##### RECORDS FOR THIS TASK #####

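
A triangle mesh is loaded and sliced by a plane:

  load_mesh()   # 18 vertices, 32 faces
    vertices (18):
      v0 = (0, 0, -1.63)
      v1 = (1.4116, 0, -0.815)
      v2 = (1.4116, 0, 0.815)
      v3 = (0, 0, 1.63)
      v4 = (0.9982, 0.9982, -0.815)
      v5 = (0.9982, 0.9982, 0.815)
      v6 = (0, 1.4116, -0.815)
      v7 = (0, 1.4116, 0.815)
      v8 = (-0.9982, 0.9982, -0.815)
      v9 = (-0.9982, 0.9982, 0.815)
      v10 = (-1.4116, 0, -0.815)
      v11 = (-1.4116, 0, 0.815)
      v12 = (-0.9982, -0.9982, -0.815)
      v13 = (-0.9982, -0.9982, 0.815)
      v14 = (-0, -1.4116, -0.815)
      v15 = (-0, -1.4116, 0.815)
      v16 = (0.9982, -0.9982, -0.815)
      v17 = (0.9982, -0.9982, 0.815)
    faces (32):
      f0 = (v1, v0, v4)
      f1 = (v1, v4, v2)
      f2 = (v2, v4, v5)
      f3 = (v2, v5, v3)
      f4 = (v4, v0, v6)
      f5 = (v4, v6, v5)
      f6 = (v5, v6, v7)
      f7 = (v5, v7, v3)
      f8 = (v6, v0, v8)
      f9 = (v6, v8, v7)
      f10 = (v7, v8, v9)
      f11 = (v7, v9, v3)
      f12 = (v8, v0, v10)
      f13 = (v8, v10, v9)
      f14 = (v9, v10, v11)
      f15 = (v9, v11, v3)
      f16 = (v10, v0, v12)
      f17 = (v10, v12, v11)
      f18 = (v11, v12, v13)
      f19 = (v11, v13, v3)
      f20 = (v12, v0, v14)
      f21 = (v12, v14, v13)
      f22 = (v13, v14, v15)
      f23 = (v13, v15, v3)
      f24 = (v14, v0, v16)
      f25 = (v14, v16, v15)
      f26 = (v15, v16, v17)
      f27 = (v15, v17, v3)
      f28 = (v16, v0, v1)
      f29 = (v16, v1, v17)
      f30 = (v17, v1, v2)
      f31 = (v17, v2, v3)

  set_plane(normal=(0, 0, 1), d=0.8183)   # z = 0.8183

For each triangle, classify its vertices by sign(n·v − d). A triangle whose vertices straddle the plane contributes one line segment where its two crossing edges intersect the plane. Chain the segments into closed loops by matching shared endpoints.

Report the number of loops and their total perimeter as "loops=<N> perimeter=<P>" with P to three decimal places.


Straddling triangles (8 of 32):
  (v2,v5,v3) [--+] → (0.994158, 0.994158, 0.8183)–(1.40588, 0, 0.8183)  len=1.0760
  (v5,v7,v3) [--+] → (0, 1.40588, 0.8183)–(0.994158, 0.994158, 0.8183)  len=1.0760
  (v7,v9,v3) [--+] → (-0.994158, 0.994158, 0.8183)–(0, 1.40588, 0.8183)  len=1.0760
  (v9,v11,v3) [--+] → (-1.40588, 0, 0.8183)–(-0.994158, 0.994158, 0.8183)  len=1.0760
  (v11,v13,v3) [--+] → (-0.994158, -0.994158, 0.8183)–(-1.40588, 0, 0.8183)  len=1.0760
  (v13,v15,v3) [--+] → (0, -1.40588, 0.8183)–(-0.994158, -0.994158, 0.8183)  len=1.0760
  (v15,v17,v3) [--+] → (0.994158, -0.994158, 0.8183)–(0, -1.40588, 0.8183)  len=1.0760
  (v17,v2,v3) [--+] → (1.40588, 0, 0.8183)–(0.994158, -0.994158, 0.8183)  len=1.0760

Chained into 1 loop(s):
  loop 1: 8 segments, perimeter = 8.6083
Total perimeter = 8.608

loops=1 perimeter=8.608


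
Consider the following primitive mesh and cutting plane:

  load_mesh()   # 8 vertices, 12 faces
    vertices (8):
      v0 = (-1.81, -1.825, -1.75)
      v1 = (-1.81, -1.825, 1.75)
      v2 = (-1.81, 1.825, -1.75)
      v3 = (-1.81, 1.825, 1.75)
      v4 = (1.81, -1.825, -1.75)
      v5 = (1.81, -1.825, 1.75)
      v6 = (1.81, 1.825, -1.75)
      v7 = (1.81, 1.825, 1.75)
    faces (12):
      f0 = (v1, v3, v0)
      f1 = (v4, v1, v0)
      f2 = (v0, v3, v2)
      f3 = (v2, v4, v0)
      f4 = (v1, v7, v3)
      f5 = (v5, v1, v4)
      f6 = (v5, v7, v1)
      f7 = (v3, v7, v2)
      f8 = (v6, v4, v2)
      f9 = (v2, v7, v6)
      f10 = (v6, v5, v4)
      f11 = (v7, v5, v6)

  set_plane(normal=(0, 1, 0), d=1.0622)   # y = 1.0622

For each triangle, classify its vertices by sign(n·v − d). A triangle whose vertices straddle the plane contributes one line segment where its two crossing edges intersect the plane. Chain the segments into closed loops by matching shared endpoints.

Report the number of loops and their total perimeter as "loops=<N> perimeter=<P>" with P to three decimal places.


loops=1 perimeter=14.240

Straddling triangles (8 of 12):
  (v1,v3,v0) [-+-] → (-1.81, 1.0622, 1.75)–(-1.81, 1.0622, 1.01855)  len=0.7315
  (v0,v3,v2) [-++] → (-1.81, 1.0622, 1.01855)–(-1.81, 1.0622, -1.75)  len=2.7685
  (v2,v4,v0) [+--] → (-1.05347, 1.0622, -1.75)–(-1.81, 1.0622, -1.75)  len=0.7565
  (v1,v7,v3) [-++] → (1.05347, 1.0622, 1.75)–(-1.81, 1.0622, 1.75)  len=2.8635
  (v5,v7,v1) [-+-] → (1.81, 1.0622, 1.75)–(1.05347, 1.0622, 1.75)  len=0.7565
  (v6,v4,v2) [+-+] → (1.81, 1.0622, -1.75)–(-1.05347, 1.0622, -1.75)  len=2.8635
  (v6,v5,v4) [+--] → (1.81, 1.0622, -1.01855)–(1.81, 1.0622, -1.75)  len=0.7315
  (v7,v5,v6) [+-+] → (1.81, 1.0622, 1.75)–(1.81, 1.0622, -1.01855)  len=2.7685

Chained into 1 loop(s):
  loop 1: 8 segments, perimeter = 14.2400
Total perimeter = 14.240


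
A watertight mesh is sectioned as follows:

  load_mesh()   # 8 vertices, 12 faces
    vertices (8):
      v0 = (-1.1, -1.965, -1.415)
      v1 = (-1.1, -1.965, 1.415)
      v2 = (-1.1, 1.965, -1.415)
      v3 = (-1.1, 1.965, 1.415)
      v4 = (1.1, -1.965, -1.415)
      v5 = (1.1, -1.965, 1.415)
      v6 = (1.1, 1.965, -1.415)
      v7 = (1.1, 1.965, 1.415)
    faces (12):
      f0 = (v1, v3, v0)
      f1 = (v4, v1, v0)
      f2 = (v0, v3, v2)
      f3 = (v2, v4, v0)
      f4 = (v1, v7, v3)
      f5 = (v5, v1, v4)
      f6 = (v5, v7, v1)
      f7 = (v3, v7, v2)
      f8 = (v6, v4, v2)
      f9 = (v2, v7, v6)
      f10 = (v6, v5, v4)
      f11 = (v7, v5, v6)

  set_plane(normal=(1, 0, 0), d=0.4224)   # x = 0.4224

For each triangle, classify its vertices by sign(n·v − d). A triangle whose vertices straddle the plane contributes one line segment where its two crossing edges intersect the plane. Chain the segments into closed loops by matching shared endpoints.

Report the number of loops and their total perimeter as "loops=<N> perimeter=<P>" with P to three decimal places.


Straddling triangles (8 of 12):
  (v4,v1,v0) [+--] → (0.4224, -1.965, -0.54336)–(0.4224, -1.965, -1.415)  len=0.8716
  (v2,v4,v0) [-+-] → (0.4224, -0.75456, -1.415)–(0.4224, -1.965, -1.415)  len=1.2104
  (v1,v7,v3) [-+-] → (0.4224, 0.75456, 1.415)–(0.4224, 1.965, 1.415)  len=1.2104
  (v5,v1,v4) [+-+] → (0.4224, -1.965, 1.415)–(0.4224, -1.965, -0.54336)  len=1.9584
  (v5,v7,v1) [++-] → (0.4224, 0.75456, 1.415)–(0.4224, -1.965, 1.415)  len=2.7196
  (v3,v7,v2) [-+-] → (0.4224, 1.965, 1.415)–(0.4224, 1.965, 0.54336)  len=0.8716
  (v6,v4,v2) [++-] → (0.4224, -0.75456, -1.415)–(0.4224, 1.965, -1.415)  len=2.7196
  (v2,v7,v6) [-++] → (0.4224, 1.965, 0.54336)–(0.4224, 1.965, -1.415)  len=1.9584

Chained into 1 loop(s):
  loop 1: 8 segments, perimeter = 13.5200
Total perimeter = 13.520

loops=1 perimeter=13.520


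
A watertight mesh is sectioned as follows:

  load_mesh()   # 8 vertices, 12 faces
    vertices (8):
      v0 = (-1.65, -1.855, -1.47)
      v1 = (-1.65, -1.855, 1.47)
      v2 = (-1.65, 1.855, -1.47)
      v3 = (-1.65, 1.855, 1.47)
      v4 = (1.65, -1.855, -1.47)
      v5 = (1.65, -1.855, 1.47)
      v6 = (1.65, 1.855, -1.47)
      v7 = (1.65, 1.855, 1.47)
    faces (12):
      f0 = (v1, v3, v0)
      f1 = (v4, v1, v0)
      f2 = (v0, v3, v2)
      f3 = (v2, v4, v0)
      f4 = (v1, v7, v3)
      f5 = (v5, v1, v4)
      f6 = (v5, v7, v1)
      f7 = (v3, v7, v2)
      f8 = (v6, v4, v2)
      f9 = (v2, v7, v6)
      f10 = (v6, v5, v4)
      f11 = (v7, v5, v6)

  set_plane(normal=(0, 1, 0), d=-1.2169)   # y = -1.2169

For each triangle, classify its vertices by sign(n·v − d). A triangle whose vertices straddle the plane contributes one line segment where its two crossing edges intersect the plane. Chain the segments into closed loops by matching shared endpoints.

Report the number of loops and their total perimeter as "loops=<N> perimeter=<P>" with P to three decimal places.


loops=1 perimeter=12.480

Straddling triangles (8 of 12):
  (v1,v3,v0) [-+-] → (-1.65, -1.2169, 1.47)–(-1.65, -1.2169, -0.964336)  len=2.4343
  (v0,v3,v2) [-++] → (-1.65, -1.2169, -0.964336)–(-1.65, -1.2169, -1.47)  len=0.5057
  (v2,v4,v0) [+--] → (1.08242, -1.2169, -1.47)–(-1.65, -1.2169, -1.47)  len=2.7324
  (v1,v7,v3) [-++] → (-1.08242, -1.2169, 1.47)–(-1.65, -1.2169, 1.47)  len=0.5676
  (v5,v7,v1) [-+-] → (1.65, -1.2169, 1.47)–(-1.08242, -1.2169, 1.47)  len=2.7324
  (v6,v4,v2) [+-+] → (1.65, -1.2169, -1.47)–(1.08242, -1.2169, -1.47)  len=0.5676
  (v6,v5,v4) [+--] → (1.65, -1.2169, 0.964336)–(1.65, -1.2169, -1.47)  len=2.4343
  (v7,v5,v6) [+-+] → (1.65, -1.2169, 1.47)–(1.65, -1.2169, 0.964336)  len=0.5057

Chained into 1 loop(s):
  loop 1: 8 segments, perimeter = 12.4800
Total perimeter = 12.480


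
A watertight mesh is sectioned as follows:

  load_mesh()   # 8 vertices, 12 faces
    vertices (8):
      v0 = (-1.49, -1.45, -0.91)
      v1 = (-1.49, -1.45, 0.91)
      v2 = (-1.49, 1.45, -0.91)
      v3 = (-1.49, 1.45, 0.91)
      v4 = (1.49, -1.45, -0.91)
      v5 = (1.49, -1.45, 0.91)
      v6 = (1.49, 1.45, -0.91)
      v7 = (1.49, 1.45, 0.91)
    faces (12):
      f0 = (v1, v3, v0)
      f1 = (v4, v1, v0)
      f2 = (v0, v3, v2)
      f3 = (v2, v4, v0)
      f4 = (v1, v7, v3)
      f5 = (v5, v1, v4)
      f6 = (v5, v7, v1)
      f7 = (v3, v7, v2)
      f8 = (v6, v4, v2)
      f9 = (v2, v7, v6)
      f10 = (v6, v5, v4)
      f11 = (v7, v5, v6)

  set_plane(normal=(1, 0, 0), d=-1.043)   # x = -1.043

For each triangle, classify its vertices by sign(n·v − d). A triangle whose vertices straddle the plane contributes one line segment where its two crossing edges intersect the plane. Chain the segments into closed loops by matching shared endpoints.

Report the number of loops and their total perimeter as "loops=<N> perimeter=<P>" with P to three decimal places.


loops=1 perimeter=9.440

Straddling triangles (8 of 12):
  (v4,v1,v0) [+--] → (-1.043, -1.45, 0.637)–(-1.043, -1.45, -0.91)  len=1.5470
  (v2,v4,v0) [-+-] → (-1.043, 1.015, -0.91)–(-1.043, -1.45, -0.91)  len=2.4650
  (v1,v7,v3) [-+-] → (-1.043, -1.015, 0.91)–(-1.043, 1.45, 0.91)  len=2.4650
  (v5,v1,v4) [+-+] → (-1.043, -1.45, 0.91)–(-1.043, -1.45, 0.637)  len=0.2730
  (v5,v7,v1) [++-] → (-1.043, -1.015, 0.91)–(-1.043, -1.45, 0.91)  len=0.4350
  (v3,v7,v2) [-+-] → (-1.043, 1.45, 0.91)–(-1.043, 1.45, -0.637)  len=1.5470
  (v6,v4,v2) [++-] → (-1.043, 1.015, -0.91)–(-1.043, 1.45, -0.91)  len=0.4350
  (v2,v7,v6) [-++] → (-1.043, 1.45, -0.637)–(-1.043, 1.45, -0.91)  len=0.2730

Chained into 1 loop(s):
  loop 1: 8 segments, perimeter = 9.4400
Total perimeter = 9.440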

#####

# WHAT YOU ARE ASKED TO DO
Nothing but the lines from the one containing "v1 = (-1.49, -1.45, 0.91)" through the last line of the data above should be set down, word for word.

# ANSWER BOX
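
      v1 = (-1.49, -1.45, 0.91)
      v2 = (-1.49, 1.45, -0.91)
      v3 = (-1.49, 1.45, 0.91)
      v4 = (1.49, -1.45, -0.91)
      v5 = (1.49, -1.45, 0.91)
      v6 = (1.49, 1.45, -0.91)
      v7 = (1.49, 1.45, 0.91)
    faces (12):
      f0 = (v1, v3, v0)
      f1 = (v4, v1, v0)
      f2 = (v0, v3, v2)
      f3 = (v2, v4, v0)
      f4 = (v1, v7, v3)
      f5 = (v5, v1, v4)
      f6 = (v5, v7, v1)
      f7 = (v3, v7, v2)
      f8 = (v6, v4, v2)
      f9 = (v2, v7, v6)
      f10 = (v6, v5, v4)
      f11 = (v7, v5, v6)

  set_plane(normal=(1, 0, 0), d=-1.043)   # x = -1.043

For each triangle, classify its vertices by sign(n·v − d). A triangle whose vertices straddle the plane contributes one line segment where its two crossing edges intersect the plane. Chain the segments into closed loops by matching shared endpoints.

Report the number of loops and their total perimeter as "loops=<N> perimeter=<P>" with P to three decimal places.


loops=1 perimeter=9.440

Straddling triangles (8 of 12):
  (v4,v1,v0) [+--] → (-1.043, -1.45, 0.637)–(-1.043, -1.45, -0.91)  len=1.5470
  (v2,v4,v0) [-+-] → (-1.043, 1.015, -0.91)–(-1.043, -1.45, -0.91)  len=2.4650
  (v1,v7,v3) [-+-] → (-1.043, -1.015, 0.91)–(-1.043, 1.45, 0.91)  len=2.4650
  (v5,v1,v4) [+-+] → (-1.043, -1.45, 0.91)–(-1.043, -1.45, 0.637)  len=0.2730
  (v5,v7,v1) [++-] → (-1.043, -1.015, 0.91)–(-1.043, -1.45, 0.91)  len=0.4350
  (v3,v7,v2) [-+-] → (-1.043, 1.45, 0.91)–(-1.043, 1.45, -0.637)  len=1.5470
  (v6,v4,v2) [++-] → (-1.043, 1.015, -0.91)–(-1.043, 1.45, -0.91)  len=0.4350
  (v2,v7,v6) [-++] → (-1.043, 1.45, -0.637)–(-1.043, 1.45, -0.91)  len=0.2730

Chained into 1 loop(s):
  loop 1: 8 segments, perimeter = 9.4400
Total perimeter = 9.440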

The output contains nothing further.